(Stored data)
-=-=-
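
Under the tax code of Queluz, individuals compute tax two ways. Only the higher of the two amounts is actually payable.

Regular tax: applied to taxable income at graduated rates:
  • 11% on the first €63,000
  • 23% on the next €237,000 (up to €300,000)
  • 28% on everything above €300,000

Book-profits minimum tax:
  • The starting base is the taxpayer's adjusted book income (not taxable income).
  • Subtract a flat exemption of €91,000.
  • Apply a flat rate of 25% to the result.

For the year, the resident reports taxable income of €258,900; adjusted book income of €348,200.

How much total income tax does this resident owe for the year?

Regular tax:
  €63,000 × 11% = €6,930
  €195,900 × 23% = €45,057
  → €51,987

Book-profits minimum tax:
  Base (adjusted book income): €348,200
  Less exemption €91,000 → base €257,200
  €257,200 × 25% = €64,300

€64,300 > €51,987, so the book-profits minimum tax is the binding amount.

€64,300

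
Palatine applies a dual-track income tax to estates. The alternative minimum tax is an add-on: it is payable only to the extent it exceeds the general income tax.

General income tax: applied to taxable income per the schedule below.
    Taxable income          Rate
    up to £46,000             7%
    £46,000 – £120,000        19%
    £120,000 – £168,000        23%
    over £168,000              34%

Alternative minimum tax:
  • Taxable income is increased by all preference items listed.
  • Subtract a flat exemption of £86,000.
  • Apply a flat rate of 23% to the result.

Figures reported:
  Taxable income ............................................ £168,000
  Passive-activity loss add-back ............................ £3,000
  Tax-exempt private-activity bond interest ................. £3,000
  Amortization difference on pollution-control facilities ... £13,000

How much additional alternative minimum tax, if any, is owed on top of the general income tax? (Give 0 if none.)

£0

Alternative minimum tax:
  Adjusted income: £168,000 + £3,000 + £3,000 + £13,000 = £187,000
  Less exemption £86,000 → base £101,000
  £101,000 × 23% = £23,230

General income tax:
  £46,000 × 7% = £3,220
  £74,000 × 19% = £14,060
  £48,000 × 23% = £11,040
  → £28,320

£23,230 ≤ £28,320, so no add-on is due.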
-=-=-
## Exercise aim
For this exercise, restate each of the entries without any deviation.

## Expected output
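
Under the tax code of Queluz, individuals compute tax two ways. Only the higher of the two amounts is actually payable.

Regular tax: applied to taxable income at graduated rates:
  • 11% on the first €63,000
  • 23% on the next €237,000 (up to €300,000)
  • 28% on everything above €300,000

Book-profits minimum tax:
  • The starting base is the taxpayer's adjusted book income (not taxable income).
  • Subtract a flat exemption of €91,000.
  • Apply a flat rate of 25% to the result.

For the year, the resident reports taxable income of €258,900; adjusted book income of €348,200.

How much total income tax does this resident owe for the year?

Regular tax:
  €63,000 × 11% = €6,930
  €195,900 × 23% = €45,057
  → €51,987

Book-profits minimum tax:
  Base (adjusted book income): €348,200
  Less exemption €91,000 → base €257,200
  €257,200 × 25% = €64,300

€64,300 > €51,987, so the book-profits minimum tax is the binding amount.

€64,300

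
Palatine applies a dual-track income tax to estates. The alternative minimum tax is an add-on: it is payable only to the extent it exceeds the general income tax.

General income tax: applied to taxable income per the schedule below.
    Taxable income          Rate
    up to £46,000             7%
    £46,000 – £120,000        19%
    £120,000 – £168,000        23%
    over £168,000              34%

Alternative minimum tax:
  • Taxable income is increased by all preference items listed.
  • Subtract a flat exemption of £86,000.
  • Apply a flat rate of 23% to the result.

Figures reported:
  Taxable income ............................................ £168,000
  Passive-activity loss add-back ............................ £3,000
  Tax-exempt private-activity bond interest ................. £3,000
  Amortization difference on pollution-control facilities ... £13,000

How much additional alternative minimum tax, if any, is owed on top of the general income tax? (Give 0 if none.)

£0

Alternative minimum tax:
  Adjusted income: £168,000 + £3,000 + £3,000 + £13,000 = £187,000
  Less exemption £86,000 → base £101,000
  £101,000 × 23% = £23,230

General income tax:
  £46,000 × 7% = £3,220
  £74,000 × 19% = £14,060
  £48,000 × 23% = £11,040
  → £28,320

£23,230 ≤ £28,320, so no add-on is due.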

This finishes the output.